[[ Records for the task, beginning ]]
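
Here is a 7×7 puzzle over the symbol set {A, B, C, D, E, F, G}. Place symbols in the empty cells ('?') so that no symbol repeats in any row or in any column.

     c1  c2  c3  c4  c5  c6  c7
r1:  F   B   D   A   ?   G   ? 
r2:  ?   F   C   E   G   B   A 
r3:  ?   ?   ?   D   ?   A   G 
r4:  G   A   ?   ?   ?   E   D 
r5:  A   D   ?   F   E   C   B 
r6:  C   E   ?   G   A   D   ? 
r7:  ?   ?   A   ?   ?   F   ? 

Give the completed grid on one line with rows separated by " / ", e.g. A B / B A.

(r1,c5) = C
(r1,c7) = E
(r2,c1) = D
(r3,c2) = C
(r5,c3) = G
(r6,c7) = F
(r7,c2) = G
(r7,c7) = C
(r6,c3) = B
(r7,c4) = B
(r7,c5) = D
(r4,c3) = F
(r4,c4) = C
(r4,c5) = B
(r7,c1) = E
(r3,c1) = B
(r3,c3) = E
(r3,c5) = F

F B D A C G E / D F C E G B A / B C E D F A G / G A F C B E D / A D G F E C B / C E B G A D F / E G A B D F C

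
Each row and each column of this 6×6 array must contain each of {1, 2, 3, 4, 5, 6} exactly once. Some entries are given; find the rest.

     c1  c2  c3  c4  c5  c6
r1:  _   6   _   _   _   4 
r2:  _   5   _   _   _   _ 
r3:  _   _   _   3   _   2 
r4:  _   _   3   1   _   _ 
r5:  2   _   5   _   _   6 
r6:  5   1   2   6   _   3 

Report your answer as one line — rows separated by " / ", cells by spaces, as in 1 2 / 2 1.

row 1 has {4,6}; column 3 has {2,3,5} — only 1 is left for (r1,c3).
row 2 has {5}; column 6 has {2,3,4,6} — only 1 is left for (r2,c6).
row 3 has {2,3}; column 2 has {1,5,6} — only 4 is left for (r3,c2).
row 3 has {2,3,4}; column 3 has {1,2,3,5} — only 6 is left for (r3,c3).
row 4 has {1,3}; column 2 has {1,4,5,6} — only 2 is left for (r4,c2).
row 4 has {1,2,3}; column 6 has {1,2,3,4,6} — only 5 is left for (r4,c6).
row 5 has {2,5,6}; column 2 has {1,2,4,5,6} — only 3 is left for (r5,c2).
row 5 has {2,3,5,6}; column 4 has {1,3,6} — only 4 is left for (r5,c4).
row 5 has {2,3,4,5,6}; column 5 is empty so far — only 1 is left for (r5,c5).
row 6 has {1,2,3,5,6}; column 5 has {1} — only 4 is left for (r6,c5).
row 1 has {1,4,6}; column 1 has {2,5} — only 3 is left for (r1,c1).
row 2 has {1,5}; column 3 has {1,2,3,5,6} — only 4 is left for (r2,c3).
row 2 has {1,4,5}; column 4 has {1,3,4,6} — only 2 is left for (r2,c4).
row 3 has {2,3,4,6}; column 1 has {2,3,5} — only 1 is left for (r3,c1).
row 3 has {1,2,3,4,6}; column 5 has {1,4} — only 5 is left for (r3,c5).
row 4 has {1,2,3,5}; column 5 has {1,4,5} — only 6 is left for (r4,c5).
row 1 has {1,3,4,6}; column 4 has {1,2,3,4,6} — only 5 is left for (r1,c4).
row 1 has {1,3,4,5,6}; column 5 has {1,4,5,6} — only 2 is left for (r1,c5).
row 2 has {1,2,4,5}; column 1 has {1,2,3,5} — only 6 is left for (r2,c1).
row 2 has {1,2,4,5,6}; column 5 has {1,2,4,5,6} — only 3 is left for (r2,c5).
row 4 has {1,2,3,5,6}; column 1 has {1,2,3,5,6} — only 4 is left for (r4,c1).

3 6 1 5 2 4 / 6 5 4 2 3 1 / 1 4 6 3 5 2 / 4 2 3 1 6 5 / 2 3 5 4 1 6 / 5 1 2 6 4 3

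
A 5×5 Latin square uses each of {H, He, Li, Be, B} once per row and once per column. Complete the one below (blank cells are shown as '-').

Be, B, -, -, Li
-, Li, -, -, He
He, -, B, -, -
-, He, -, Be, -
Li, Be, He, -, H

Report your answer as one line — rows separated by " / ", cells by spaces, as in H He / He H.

Be B H He Li / B Li Be H He / He H B Li Be / H He Li Be B / Li Be He B H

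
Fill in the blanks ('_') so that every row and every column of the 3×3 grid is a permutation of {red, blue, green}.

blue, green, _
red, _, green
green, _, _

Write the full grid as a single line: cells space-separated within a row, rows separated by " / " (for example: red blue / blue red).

blue green red / red blue green / green red blue

At row 1, column 3: row 1 has {blue,green}; column 3 has {green}; that leaves red.
At row 2, column 2: row 2 has {red,green}; column 2 has {green}; that leaves blue.
At row 3, column 2: row 3 has {green}; column 2 has {blue,green}; that leaves red.
At row 3, column 3: row 3 has {red,green}; column 3 has {red,green}; that leaves blue.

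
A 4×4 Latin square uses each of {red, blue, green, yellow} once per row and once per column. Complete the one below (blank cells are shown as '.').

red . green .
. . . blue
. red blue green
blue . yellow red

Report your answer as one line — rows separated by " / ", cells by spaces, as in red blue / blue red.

red blue green yellow / green yellow red blue / yellow red blue green / blue green yellow red

Cell (r1,c4): row 1 has {red,green}; column 4 has {red,blue,green} → yellow.
Cell (r2,c3): row 2 has {blue}; column 3 has {blue,green,yellow} → red.
Cell (r3,c1): row 3 has {red,blue,green}; column 1 has {red,blue} → yellow.
Cell (r4,c2): row 4 has {red,blue,yellow}; column 2 has {red} → green.
Cell (r1,c2): row 1 has {red,green,yellow}; column 2 has {red,green} → blue.
Cell (r2,c1): row 2 has {red,blue}; column 1 has {red,blue,yellow} → green.
Cell (r2,c2): row 2 has {red,blue,green}; column 2 has {red,blue,green} → yellow.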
[[ Records for the task, end ]]
What to do: All of the entries need to be given again, word for word.

Problem solution:
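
Here is a 7×7 puzzle over the symbol set {A, B, C, D, E, F, G}. Place symbols in the empty cells ('?') so that no symbol repeats in any row or in any column.

     c1  c2  c3  c4  c5  c6  c7
r1:  F   B   D   A   ?   G   ? 
r2:  ?   F   C   E   G   B   A 
r3:  ?   ?   ?   D   ?   A   G 
r4:  G   A   ?   ?   ?   E   D 
r5:  A   D   ?   F   E   C   B 
r6:  C   E   ?   G   A   D   ? 
r7:  ?   ?   A   ?   ?   F   ? 

Give the completed grid on one line with rows separated by " / ", e.g. A B / B A.

(r1,c5) = C
(r1,c7) = E
(r2,c1) = D
(r3,c2) = C
(r5,c3) = G
(r6,c7) = F
(r7,c2) = G
(r7,c7) = C
(r6,c3) = B
(r7,c4) = B
(r7,c5) = D
(r4,c3) = F
(r4,c4) = C
(r4,c5) = B
(r7,c1) = E
(r3,c1) = B
(r3,c3) = E
(r3,c5) = F

F B D A C G E / D F C E G B A / B C E D F A G / G A F C B E D / A D G F E C B / C E B G A D F / E G A B D F C

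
Each row and each column of this 6×6 array must contain each of {1, 2, 3, 4, 5, 6} exactly once. Some entries are given; find the rest.

     c1  c2  c3  c4  c5  c6
r1:  _   6   _   _   _   4 
r2:  _   5   _   _   _   _ 
r3:  _   _   _   3   _   2 
r4:  _   _   3   1   _   _ 
r5:  2   _   5   _   _   6 
r6:  5   1   2   6   _   3 

Report your answer as one line — rows separated by " / ", cells by spaces, as in 1 2 / 2 1.

row 1 has {4,6}; column 3 has {2,3,5} — only 1 is left for (r1,c3).
row 2 has {5}; column 6 has {2,3,4,6} — only 1 is left for (r2,c6).
row 3 has {2,3}; column 2 has {1,5,6} — only 4 is left for (r3,c2).
row 3 has {2,3,4}; column 3 has {1,2,3,5} — only 6 is left for (r3,c3).
row 4 has {1,3}; column 2 has {1,4,5,6} — only 2 is left for (r4,c2).
row 4 has {1,2,3}; column 6 has {1,2,3,4,6} — only 5 is left for (r4,c6).
row 5 has {2,5,6}; column 2 has {1,2,4,5,6} — only 3 is left for (r5,c2).
row 5 has {2,3,5,6}; column 4 has {1,3,6} — only 4 is left for (r5,c4).
row 5 has {2,3,4,5,6}; column 5 is empty so far — only 1 is left for (r5,c5).
row 6 has {1,2,3,5,6}; column 5 has {1} — only 4 is left for (r6,c5).
row 1 has {1,4,6}; column 1 has {2,5} — only 3 is left for (r1,c1).
row 2 has {1,5}; column 3 has {1,2,3,5,6} — only 4 is left for (r2,c3).
row 2 has {1,4,5}; column 4 has {1,3,4,6} — only 2 is left for (r2,c4).
row 3 has {2,3,4,6}; column 1 has {2,3,5} — only 1 is left for (r3,c1).
row 3 has {1,2,3,4,6}; column 5 has {1,4} — only 5 is left for (r3,c5).
row 4 has {1,2,3,5}; column 5 has {1,4,5} — only 6 is left for (r4,c5).
row 1 has {1,3,4,6}; column 4 has {1,2,3,4,6} — only 5 is left for (r1,c4).
row 1 has {1,3,4,5,6}; column 5 has {1,4,5,6} — only 2 is left for (r1,c5).
row 2 has {1,2,4,5}; column 1 has {1,2,3,5} — only 6 is left for (r2,c1).
row 2 has {1,2,4,5,6}; column 5 has {1,2,4,5,6} — only 3 is left for (r2,c5).
row 4 has {1,2,3,5,6}; column 1 has {1,2,3,5,6} — only 4 is left for (r4,c1).

3 6 1 5 2 4 / 6 5 4 2 3 1 / 1 4 6 3 5 2 / 4 2 3 1 6 5 / 2 3 5 4 1 6 / 5 1 2 6 4 3

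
A 5×5 Latin square uses each of {H, He, Li, Be, B} once per row and once per column. Complete the one below (blank cells are shown as '-').

Be, B, -, -, Li
-, Li, -, -, He
He, -, B, -, -
-, He, -, Be, -
Li, Be, He, -, H

Report your answer as one line — rows separated by " / ", cells by spaces, as in H He / He H.

Be B H He Li / B Li Be H He / He H B Li Be / H He Li Be B / Li Be He B H

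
Fill in the blanks ('_') so that every row and every column of the 3×3 grid is a permutation of {red, blue, green}.

blue, green, _
red, _, green
green, _, _

Write the full grid as a single line: cells space-separated within a row, rows separated by " / " (for example: red blue / blue red).

blue green red / red blue green / green red blue

At row 1, column 3: row 1 has {blue,green}; column 3 has {green}; that leaves red.
At row 2, column 2: row 2 has {red,green}; column 2 has {green}; that leaves blue.
At row 3, column 2: row 3 has {green}; column 2 has {blue,green}; that leaves red.
At row 3, column 3: row 3 has {red,green}; column 3 has {red,green}; that leaves blue.

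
A 4×4 Latin square uses each of {red, blue, green, yellow} once per row and once per column. Complete the one below (blank cells are shown as '.').

red . green .
. . . blue
. red blue green
blue . yellow red

Report your answer as one line — rows separated by " / ", cells by spaces, as in red blue / blue red.

red blue green yellow / green yellow red blue / yellow red blue green / blue green yellow red

Cell (r1,c4): row 1 has {red,green}; column 4 has {red,blue,green} → yellow.
Cell (r2,c3): row 2 has {blue}; column 3 has {blue,green,yellow} → red.
Cell (r3,c1): row 3 has {red,blue,green}; column 1 has {red,blue} → yellow.
Cell (r4,c2): row 4 has {red,blue,yellow}; column 2 has {red} → green.
Cell (r1,c2): row 1 has {red,green,yellow}; column 2 has {red,green} → blue.
Cell (r2,c1): row 2 has {red,blue}; column 1 has {red,blue,yellow} → green.
Cell (r2,c2): row 2 has {red,blue,green}; column 2 has {red,blue,green} → yellow.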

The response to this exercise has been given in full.